Stored data entries
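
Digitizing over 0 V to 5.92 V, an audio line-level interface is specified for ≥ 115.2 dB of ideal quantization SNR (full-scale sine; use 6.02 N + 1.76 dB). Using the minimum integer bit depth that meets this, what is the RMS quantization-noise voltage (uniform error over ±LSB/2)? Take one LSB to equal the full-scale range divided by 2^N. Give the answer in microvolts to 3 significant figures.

3.26 µV

V_FS = 5.92 V.
Solving 6.02 N ≥ 115.2 − 1.76: N ≥ 18.844. Round up → N = 19.
LSB = 5.92 V ÷ 2^19 = 5.92/524288 V = 11.292 µV.
σ_q = LSB/√12 = 11.292 µV/3.4641 = 3.26 µV.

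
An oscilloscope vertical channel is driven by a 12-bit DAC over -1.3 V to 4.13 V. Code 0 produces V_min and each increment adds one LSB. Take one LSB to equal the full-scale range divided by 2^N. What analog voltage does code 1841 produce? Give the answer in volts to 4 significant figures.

1.141 V

Span: 4.13 V − (-1.3 V) = 5.43 V. LSB = 5.43 V / 2^12.
V_out = V_min + code × LSB = -1.3 V + 1841 × 5.43 V / 4096
      = -1.3 V + 2.44058 V = 1.14058 V.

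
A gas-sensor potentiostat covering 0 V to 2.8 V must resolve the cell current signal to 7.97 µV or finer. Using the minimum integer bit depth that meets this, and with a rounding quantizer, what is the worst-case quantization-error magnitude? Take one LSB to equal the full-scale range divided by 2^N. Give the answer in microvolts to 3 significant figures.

Range is 2.8 V.
2.8 V / 7.97 µV = 351300. Since 2^18 = 262144 and 2^19 = 524288, N = 19.
One LSB is 2.8 V / 524288 = 5.3406 µV.
|e|_max = LSB/2 = 2.67 µV.

2.67 µV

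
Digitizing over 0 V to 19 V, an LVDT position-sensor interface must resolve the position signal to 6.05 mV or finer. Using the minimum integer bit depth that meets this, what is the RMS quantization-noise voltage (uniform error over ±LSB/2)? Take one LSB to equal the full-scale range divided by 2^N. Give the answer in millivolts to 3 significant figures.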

▶ [Work instructions]
The answer consists only of the lines from the one containing "A gas-sensor potentiostat" to the end of the records, each written out exactly.

▶ [Solution below]
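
A gas-sensor potentiostat covering 0 V to 2.8 V must resolve the cell current signal to 7.97 µV or finer. Using the minimum integer bit depth that meets this, and with a rounding quantizer, what is the worst-case quantization-error magnitude? Take one LSB to equal the full-scale range divided by 2^N. Give the answer in microvolts to 3 significant figures.

Range is 2.8 V.
2.8 V / 7.97 µV = 351300. Since 2^18 = 262144 and 2^19 = 524288, N = 19.
One LSB is 2.8 V / 524288 = 5.3406 µV.
|e|_max = LSB/2 = 2.67 µV.

2.67 µV

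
Digitizing over 0 V to 19 V, an LVDT position-sensor interface must resolve the position signal to 6.05 mV or finer. Using the minimum integer bit depth that meets this, what is the RMS quantization-noise voltage (uniform error over ±LSB/2)? Take one LSB to equal the full-scale range divided by 2^N. Give the answer in millivolts to 3 significant figures.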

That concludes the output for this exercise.